* **EXERCISE PROMPT**: When you have read the listing, copy all of it without any change.
= = = = =
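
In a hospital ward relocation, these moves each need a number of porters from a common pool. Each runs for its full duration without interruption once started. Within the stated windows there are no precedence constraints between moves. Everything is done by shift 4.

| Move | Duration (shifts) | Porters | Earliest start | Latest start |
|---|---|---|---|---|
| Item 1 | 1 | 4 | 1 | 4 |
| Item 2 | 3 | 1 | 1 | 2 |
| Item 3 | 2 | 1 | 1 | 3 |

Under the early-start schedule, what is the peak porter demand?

6

Early-start schedule: Item 1@1, Item 2@1, Item 3@1.
Load per shift: shift 1: 6, shift 2: 2, shift 3: 1, shift 4: 0.
Peak is 6.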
= = = = =
* **TASK OUTPUT**:
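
In a hospital ward relocation, these moves each need a number of porters from a common pool. Each runs for its full duration without interruption once started. Within the stated windows there are no precedence constraints between moves. Everything is done by shift 4.

| Move | Duration (shifts) | Porters | Earliest start | Latest start |
|---|---|---|---|---|
| Item 1 | 1 | 4 | 1 | 4 |
| Item 2 | 3 | 1 | 1 | 2 |
| Item 3 | 2 | 1 | 1 | 3 |

Under the early-start schedule, what is the peak porter demand?

6

Early-start schedule: Item 1@1, Item 2@1, Item 3@1.
Load per shift: shift 1: 6, shift 2: 2, shift 3: 1, shift 4: 0.
Peak is 6.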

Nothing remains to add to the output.